_Your goal_. Each line below that carries the string "dependencies" must appear in the answer.

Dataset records
-- Opening Marker --

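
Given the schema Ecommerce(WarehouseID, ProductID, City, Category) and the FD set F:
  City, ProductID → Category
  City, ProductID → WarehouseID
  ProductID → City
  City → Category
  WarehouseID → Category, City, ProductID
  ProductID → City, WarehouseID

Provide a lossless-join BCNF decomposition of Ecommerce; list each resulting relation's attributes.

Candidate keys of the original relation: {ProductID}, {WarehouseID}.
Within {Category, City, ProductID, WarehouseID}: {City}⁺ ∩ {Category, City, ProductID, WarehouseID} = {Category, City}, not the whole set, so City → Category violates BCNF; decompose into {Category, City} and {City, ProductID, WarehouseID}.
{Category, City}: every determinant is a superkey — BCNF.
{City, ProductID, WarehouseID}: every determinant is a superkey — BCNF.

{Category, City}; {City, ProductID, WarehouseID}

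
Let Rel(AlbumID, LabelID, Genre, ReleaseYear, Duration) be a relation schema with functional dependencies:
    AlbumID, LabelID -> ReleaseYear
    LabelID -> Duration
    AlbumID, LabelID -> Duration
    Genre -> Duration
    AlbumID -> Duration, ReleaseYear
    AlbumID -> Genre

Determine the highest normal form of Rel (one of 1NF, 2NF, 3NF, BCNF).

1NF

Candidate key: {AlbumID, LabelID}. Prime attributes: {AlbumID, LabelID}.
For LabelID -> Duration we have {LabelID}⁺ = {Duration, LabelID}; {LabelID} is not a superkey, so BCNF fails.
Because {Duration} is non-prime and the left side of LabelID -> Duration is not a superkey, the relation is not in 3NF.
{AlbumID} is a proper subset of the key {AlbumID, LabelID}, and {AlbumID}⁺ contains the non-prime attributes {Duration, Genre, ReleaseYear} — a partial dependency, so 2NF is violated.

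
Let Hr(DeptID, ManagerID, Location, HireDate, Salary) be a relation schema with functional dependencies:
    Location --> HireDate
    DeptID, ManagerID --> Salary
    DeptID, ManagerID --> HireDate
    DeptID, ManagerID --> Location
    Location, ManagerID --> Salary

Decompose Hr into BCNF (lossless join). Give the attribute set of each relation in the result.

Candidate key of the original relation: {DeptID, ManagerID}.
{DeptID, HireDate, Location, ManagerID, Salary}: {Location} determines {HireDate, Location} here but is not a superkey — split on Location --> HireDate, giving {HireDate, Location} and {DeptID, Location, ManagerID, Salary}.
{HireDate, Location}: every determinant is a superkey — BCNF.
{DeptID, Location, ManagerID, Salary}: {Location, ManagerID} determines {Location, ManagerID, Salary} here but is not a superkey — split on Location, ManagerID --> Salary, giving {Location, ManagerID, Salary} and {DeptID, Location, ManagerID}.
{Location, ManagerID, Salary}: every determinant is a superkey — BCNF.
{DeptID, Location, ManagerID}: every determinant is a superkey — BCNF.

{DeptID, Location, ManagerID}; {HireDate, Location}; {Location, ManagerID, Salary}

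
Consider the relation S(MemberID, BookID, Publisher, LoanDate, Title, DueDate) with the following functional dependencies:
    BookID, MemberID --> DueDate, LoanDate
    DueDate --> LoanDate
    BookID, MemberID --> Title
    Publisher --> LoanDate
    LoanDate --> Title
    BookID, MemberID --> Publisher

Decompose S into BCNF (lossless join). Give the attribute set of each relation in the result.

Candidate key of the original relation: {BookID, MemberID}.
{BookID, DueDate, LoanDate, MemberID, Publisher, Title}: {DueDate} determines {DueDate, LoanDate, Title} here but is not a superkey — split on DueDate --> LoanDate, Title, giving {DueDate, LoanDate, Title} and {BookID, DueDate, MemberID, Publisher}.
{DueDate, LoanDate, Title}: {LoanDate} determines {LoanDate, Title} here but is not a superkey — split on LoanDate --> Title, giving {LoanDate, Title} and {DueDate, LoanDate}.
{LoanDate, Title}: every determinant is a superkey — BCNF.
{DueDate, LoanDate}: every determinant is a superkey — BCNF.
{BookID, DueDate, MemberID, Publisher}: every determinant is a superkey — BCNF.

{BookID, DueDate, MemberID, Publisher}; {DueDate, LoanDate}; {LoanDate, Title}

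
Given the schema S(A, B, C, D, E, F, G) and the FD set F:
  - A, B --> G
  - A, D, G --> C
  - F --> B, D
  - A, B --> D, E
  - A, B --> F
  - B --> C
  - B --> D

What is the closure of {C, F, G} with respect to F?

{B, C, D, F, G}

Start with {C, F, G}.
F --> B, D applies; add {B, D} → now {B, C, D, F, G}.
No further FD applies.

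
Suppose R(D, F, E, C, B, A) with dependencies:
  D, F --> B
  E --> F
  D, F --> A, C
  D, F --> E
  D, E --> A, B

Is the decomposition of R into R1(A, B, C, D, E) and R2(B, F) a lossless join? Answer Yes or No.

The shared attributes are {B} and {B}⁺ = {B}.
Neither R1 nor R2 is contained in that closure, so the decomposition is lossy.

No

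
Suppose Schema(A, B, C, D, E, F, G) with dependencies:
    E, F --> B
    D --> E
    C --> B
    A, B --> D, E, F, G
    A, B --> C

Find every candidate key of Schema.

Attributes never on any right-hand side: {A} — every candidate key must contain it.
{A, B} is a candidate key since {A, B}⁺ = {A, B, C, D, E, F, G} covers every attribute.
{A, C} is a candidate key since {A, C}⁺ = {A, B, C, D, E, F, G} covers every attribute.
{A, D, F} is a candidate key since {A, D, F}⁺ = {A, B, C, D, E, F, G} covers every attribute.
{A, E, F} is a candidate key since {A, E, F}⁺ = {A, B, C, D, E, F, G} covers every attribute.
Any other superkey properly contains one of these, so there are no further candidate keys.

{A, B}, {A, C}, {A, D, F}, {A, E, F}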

-- Closing Marker --

_Response_.
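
Let Rel(AlbumID, LabelID, Genre, ReleaseYear, Duration) be a relation schema with functional dependencies:
Let Hr(DeptID, ManagerID, Location, HireDate, Salary) be a relation schema with functional dependencies:
Consider the relation S(MemberID, BookID, Publisher, LoanDate, Title, DueDate) with the following functional dependencies:
Suppose R(D, F, E, C, B, A) with dependencies:
Suppose Schema(A, B, C, D, E, F, G) with dependencies: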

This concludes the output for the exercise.